(Directions for this task) All lines below containing "means" are to be listed.

(Source information)
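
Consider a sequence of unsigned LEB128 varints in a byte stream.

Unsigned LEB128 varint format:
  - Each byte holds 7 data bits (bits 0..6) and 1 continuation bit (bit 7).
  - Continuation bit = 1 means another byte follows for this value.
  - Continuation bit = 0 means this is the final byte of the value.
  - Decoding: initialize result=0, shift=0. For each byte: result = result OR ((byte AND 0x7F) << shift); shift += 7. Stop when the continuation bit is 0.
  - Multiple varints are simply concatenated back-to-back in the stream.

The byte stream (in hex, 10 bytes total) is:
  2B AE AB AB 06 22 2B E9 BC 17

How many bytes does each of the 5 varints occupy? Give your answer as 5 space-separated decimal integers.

Answer: 1 4 1 1 3

Derivation:
  byte[0]=0x2B cont=0 payload=0x2B=43: acc |= 43<<0 -> acc=43 shift=7 [end]
Varint 1: bytes[0:1] = 2B -> value 43 (1 byte(s))
  byte[1]=0xAE cont=1 payload=0x2E=46: acc |= 46<<0 -> acc=46 shift=7
  byte[2]=0xAB cont=1 payload=0x2B=43: acc |= 43<<7 -> acc=5550 shift=14
  byte[3]=0xAB cont=1 payload=0x2B=43: acc |= 43<<14 -> acc=710062 shift=21
  byte[4]=0x06 cont=0 payload=0x06=6: acc |= 6<<21 -> acc=13292974 shift=28 [end]
Varint 2: bytes[1:5] = AE AB AB 06 -> value 13292974 (4 byte(s))
  byte[5]=0x22 cont=0 payload=0x22=34: acc |= 34<<0 -> acc=34 shift=7 [end]
Varint 3: bytes[5:6] = 22 -> value 34 (1 byte(s))
  byte[6]=0x2B cont=0 payload=0x2B=43: acc |= 43<<0 -> acc=43 shift=7 [end]
Varint 4: bytes[6:7] = 2B -> value 43 (1 byte(s))
  byte[7]=0xE9 cont=1 payload=0x69=105: acc |= 105<<0 -> acc=105 shift=7
  byte[8]=0xBC cont=1 payload=0x3C=60: acc |= 60<<7 -> acc=7785 shift=14
  byte[9]=0x17 cont=0 payload=0x17=23: acc |= 23<<14 -> acc=384617 shift=21 [end]
Varint 5: bytes[7:10] = E9 BC 17 -> value 384617 (3 byte(s))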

(Response to the task)
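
  - Continuation bit = 1 means another byte follows for this value.
  - Continuation bit = 0 means this is the final byte of the value.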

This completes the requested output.